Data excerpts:
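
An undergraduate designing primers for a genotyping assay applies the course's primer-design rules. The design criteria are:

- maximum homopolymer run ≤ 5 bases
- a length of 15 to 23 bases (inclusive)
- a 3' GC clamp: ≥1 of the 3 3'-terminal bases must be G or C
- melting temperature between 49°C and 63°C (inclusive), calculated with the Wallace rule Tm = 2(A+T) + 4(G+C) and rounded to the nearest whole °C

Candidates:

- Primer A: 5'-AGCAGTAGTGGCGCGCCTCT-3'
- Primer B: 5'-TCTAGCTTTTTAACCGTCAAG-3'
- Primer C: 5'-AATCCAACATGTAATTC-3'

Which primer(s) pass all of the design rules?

Primer A (20 nt, A=3 T=4 G=7 C=6): longest run = 2 ✓; length 20 ✓; 3' end TCT has 1 G/C ✓; Tm = 2·7 + 4·13 = 66°C, outside 49–63°C ✗ — fails.
Primer B (21 nt, A=5 T=8 G=3 C=5): longest run = 5 ✓; length 21 ✓; 3' end AAG has 1 G/C ✓; Tm = 2·13 + 4·8 = 58°C ✓ — passes.
Primer C (17 nt, A=7 T=5 G=1 C=4): longest run = 2 ✓; length 17 ✓; 3' end TTC has 1 G/C ✓; Tm = 2·12 + 4·5 = 44°C, outside 49–63°C ✗ — fails.

Primer B only.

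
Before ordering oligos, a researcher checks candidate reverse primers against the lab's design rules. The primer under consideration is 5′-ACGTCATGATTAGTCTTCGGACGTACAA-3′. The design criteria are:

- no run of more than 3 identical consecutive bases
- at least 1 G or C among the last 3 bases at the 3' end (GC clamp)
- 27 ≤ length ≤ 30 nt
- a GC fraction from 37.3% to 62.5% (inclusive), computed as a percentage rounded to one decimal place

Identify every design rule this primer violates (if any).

Base counts: A=8, T=8, G=6, C=6 (length 28).
homopolymer run: longest run = 2 ✓
GC clamp: 3' end CAA has 1 G/C ✓
length: length 28 ✓
GC content: GC 12/28 = 42.9% ✓

Meets all criteria.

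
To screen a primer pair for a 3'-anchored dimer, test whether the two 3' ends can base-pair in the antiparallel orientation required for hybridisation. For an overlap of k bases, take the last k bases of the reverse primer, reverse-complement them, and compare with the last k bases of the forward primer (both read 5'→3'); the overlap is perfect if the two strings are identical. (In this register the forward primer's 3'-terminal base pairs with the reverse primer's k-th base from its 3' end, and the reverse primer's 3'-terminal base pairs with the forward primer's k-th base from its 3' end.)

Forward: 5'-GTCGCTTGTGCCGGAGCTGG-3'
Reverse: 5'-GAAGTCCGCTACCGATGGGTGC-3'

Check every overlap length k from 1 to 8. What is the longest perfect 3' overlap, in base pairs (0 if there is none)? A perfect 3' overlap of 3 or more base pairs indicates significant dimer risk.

Longest perfect overlap: 1 complementary base pair; below the dimer-risk threshold (threshold 3).

Last 8 bases (5'→3') — forward …GGAGCTGG, reverse …ATGGGTGC.
Reverse complement of the reverse primer's last 8 bases: GCACCCAT; its first k bases are the reverse complement of the reverse primer's last k bases, so a perfect k-base overlap needs the forward primer's last k bases to equal them.
Comparing (forward last k vs required): k=1: G vs G ✓; k=2: GG vs GC ✗; k=3: TGG vs GCA ✗; k=4: CTGG vs GCAC ✗; k=5: GCTGG vs GCACC ✗; k=6: AGCTGG vs GCACCC ✗; k=7: GAGCTGG vs GCACCCA ✗; k=8: GGAGCTGG vs GCACCCAT ✗.
Only k = 1 is perfect, so the longest perfect 3' overlap is 1.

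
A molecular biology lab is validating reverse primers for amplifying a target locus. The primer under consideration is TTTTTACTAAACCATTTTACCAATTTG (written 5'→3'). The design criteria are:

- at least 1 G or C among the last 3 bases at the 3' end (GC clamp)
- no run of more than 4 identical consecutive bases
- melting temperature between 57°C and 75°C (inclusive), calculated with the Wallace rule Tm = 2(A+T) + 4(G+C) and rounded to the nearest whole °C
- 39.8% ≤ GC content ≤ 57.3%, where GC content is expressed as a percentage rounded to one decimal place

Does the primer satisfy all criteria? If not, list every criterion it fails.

Fails: homopolymer run, GC content.

Base counts: A=8, T=13, G=1, C=5 (length 27).
GC clamp: 3' end TTG has 1 G/C ✓
homopolymer run: longest run = 5, exceeds 4 ✗
Tm: Tm = 2·21 + 4·6 = 66°C ✓
GC content: GC 6/27 = 22.2%, outside 39.8–57.3% ✗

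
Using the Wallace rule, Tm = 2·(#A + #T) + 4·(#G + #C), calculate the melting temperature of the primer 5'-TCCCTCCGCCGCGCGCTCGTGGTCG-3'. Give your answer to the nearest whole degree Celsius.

Base counts: A=0, T=5, G=8, C=12 (length 25).
Tm = 2·(0+5) + 4·(8+12) = 2·5 + 4·20 = 10 + 80 = 90°C.

90°C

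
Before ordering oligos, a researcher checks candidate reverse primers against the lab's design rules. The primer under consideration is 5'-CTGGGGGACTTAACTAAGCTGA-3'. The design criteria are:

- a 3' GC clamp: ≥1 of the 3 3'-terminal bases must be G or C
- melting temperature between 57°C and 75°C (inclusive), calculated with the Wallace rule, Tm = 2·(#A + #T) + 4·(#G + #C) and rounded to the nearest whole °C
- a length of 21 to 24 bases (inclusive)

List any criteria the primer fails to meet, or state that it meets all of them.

Meets all criteria.

Base counts: A=6, T=5, G=7, C=4 (length 22).
GC clamp: 3' end TGA has 1 G/C ✓
Tm: Tm = 2·11 + 4·11 = 66°C ✓
length: length 22 ✓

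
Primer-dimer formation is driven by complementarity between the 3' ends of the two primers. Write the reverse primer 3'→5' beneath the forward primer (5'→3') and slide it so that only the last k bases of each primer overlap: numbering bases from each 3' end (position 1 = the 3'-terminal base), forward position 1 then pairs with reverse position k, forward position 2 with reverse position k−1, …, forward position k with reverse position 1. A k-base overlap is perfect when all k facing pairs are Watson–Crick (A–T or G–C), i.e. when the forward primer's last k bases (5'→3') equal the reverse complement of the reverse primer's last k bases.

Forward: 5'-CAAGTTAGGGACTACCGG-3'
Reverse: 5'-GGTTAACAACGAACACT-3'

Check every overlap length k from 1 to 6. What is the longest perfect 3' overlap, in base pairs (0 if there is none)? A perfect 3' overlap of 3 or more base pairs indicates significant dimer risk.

Last 6 bases (5'→3') — forward …TACCGG, reverse …AACACT.
Reverse complement of the reverse primer's last 6 bases: AGTGTT; its first k bases are the reverse complement of the reverse primer's last k bases, so a perfect k-base overlap needs the forward primer's last k bases to equal them.
Comparing (forward last k vs required): k=1: G vs A ✗; k=2: GG vs AG ✗; k=3: CGG vs AGT ✗; k=4: CCGG vs AGTG ✗; k=5: ACCGG vs AGTGT ✗; k=6: TACCGG vs AGTGTT ✗.
No overlap length from 1 to 6 is perfect, so the longest perfect 3' overlap is 0.

Longest perfect overlap: 0 complementary base pairs; below the dimer-risk threshold (threshold 3).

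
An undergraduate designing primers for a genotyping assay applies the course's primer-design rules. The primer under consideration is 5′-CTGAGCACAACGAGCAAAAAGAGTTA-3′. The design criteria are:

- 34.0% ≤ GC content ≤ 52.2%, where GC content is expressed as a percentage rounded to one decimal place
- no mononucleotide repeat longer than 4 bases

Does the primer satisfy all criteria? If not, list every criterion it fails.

Fails: homopolymer run.

Base counts: A=12, T=3, G=6, C=5 (length 26).
GC content: GC 11/26 = 42.3% ✓
homopolymer run: longest run = 5, exceeds 4 ✗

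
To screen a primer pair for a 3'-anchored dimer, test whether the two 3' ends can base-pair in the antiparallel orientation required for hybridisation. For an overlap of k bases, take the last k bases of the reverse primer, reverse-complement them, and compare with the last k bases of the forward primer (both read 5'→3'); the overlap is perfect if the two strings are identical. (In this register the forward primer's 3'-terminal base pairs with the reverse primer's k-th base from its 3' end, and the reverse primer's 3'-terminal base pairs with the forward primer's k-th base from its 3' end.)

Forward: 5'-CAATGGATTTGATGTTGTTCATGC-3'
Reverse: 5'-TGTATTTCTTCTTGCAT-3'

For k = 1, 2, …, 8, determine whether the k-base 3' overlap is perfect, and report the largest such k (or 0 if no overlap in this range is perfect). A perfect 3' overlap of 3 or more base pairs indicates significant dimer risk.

Last 8 bases (5'→3') — forward …GTTCATGC, reverse …TCTTGCAT.
Reverse complement of the reverse primer's last 8 bases: ATGCAAGA; its first k bases are the reverse complement of the reverse primer's last k bases, so a perfect k-base overlap needs the forward primer's last k bases to equal them.
Comparing (forward last k vs required): k=1: C vs A ✗; k=2: GC vs AT ✗; k=3: TGC vs ATG ✗; k=4: ATGC vs ATGC ✓; k=5: CATGC vs ATGCA ✗; k=6: TCATGC vs ATGCAA ✗; k=7: TTCATGC vs ATGCAAG ✗; k=8: GTTCATGC vs ATGCAAGA ✗.
Only k = 4 is perfect, so the longest perfect 3' overlap is 4.

Longest perfect overlap: 4 complementary base pairs; significant dimer risk (threshold 3).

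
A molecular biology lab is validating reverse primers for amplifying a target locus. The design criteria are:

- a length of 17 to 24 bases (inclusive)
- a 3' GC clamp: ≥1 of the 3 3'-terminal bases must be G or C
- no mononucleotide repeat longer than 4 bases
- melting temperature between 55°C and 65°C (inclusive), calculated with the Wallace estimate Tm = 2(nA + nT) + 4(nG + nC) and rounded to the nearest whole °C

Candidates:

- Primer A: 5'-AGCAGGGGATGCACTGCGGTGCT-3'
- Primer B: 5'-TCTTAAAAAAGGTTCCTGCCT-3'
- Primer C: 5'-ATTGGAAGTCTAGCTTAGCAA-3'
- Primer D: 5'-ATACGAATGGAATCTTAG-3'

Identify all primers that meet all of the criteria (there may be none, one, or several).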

- REQUIRED ACTION:
Please give a count of the lines in the records where the word "locus" occurs, with nothing besides it.

- OUTPUT FOR THIS TASK:
2